#### EXERCISE GOAL:
Among the records below, find the lines that contain "using" and copy each of them.

[[ INPUT DATA open ]]

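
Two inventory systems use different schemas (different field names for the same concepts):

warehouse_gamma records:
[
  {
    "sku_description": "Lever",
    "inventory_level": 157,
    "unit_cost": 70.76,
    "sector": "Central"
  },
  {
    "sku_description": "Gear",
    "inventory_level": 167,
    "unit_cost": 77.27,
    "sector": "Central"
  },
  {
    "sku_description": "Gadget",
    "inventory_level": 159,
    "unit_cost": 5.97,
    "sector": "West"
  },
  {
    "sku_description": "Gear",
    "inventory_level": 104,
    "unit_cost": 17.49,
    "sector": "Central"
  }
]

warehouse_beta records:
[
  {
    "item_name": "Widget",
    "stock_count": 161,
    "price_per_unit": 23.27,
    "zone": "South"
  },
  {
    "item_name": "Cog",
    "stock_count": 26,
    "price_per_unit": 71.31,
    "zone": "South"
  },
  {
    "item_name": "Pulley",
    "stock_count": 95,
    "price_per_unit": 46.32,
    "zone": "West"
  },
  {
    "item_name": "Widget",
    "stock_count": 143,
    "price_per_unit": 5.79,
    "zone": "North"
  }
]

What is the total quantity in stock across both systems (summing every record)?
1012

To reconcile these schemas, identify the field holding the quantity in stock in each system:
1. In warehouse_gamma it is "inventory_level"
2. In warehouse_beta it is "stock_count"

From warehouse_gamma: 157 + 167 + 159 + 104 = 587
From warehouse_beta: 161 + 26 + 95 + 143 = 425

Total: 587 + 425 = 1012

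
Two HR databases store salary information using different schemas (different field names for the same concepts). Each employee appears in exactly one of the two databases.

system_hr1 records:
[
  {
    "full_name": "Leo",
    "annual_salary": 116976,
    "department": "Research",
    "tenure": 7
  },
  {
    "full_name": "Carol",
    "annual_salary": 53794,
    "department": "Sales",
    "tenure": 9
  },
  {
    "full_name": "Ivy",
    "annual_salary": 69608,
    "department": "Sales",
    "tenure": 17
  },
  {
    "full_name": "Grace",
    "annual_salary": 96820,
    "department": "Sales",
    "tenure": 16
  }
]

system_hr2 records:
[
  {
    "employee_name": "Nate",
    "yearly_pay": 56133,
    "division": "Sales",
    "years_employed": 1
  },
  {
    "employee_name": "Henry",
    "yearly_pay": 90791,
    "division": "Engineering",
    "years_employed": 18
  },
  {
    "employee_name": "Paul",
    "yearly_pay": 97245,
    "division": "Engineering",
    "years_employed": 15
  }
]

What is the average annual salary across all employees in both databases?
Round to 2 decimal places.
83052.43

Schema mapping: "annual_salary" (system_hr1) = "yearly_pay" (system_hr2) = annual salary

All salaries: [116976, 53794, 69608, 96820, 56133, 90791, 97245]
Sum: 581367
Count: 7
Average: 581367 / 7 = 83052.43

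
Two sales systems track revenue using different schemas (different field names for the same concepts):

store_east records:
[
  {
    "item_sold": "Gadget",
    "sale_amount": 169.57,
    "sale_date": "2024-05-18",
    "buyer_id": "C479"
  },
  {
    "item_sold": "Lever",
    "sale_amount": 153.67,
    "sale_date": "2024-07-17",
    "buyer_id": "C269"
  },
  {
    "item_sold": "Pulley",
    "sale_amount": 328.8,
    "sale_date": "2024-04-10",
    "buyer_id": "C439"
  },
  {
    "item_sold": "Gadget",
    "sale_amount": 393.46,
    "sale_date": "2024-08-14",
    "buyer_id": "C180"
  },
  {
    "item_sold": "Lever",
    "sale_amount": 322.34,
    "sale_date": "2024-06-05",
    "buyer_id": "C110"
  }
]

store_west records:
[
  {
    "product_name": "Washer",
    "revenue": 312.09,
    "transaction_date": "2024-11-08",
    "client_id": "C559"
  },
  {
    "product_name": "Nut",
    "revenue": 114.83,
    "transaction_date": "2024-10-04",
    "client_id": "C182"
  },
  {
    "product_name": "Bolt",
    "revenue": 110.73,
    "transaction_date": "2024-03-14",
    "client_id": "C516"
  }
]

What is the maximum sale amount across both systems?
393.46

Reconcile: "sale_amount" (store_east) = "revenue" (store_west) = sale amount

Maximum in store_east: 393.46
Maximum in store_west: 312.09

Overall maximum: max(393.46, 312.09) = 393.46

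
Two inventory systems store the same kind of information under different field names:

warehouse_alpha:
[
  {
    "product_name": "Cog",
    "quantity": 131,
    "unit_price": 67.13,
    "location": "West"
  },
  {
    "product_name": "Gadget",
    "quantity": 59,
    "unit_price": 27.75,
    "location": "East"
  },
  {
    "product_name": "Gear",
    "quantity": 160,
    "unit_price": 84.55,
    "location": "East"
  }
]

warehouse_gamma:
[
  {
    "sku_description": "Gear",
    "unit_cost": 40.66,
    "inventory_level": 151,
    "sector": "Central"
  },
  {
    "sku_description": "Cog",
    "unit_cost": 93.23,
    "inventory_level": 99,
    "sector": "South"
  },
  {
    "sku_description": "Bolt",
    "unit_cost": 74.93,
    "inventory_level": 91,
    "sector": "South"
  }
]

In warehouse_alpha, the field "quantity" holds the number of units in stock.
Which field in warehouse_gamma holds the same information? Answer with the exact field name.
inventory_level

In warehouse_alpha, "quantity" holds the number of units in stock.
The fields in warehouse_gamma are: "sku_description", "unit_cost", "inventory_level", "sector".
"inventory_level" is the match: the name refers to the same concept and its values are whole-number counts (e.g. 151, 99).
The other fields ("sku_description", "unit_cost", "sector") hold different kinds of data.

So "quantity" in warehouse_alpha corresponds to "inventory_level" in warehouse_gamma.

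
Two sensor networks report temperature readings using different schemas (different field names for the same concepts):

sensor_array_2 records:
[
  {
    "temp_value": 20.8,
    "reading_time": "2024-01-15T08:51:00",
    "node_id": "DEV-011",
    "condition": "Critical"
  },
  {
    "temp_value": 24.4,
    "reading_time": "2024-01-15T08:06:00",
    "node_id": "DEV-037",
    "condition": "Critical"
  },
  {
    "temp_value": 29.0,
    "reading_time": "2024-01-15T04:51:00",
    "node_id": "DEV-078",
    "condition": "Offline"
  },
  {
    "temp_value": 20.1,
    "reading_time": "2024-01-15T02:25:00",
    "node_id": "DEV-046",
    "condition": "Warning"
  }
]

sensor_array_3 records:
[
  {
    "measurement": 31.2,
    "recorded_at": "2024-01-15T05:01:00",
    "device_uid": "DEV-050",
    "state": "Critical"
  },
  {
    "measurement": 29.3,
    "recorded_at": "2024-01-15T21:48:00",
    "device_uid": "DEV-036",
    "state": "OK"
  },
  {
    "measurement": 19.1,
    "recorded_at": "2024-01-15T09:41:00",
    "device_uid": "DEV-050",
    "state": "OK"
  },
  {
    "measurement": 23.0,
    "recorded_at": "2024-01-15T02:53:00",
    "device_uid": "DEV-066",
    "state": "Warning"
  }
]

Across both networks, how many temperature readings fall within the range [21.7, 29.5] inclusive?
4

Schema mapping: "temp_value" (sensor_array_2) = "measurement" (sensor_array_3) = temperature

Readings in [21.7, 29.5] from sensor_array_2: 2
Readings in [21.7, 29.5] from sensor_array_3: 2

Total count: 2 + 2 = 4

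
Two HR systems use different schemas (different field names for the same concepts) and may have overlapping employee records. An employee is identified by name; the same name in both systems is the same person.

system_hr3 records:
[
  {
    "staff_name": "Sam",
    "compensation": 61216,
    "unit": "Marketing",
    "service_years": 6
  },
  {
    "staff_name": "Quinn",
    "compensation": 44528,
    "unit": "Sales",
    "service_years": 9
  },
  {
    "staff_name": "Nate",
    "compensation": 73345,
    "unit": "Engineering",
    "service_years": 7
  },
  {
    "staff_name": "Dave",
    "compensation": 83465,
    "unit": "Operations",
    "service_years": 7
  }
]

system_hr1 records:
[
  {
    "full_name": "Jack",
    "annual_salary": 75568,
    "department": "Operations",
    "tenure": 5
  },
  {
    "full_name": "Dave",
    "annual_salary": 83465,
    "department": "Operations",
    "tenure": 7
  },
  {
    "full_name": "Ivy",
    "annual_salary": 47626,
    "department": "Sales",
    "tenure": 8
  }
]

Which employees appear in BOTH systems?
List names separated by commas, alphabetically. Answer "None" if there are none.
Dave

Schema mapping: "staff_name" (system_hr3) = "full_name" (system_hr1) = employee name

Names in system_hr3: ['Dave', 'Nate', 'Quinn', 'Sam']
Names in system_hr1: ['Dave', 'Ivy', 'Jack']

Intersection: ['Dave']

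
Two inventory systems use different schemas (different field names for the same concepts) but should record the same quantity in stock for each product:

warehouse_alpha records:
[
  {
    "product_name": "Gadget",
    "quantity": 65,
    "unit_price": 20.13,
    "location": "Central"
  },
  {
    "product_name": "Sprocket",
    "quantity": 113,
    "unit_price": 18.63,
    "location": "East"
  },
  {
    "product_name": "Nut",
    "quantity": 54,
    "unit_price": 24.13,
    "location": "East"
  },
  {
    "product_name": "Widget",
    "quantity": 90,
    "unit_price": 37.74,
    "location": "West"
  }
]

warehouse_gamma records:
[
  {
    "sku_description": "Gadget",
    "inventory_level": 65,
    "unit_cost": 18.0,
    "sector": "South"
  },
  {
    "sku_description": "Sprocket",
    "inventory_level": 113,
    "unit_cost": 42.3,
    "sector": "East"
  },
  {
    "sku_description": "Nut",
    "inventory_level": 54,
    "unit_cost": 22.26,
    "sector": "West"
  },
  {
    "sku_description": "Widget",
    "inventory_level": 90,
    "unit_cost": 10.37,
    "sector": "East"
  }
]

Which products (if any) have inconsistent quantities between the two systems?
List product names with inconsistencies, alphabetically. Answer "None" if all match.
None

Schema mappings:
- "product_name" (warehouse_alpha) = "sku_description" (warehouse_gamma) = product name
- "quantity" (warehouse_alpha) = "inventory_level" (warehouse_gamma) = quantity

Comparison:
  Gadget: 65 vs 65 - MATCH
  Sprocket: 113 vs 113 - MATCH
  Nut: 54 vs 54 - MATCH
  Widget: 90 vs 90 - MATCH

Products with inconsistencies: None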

[[ INPUT DATA closed ]]

#### ANSWER TO THIS PROBLEM:
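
Two HR databases store salary information using different schemas (different field names for the same concepts). Each employee appears in exactly one of the two databases.
Two sales systems track revenue using different schemas (different field names for the same concepts):
Two sensor networks report temperature readings using different schemas (different field names for the same concepts):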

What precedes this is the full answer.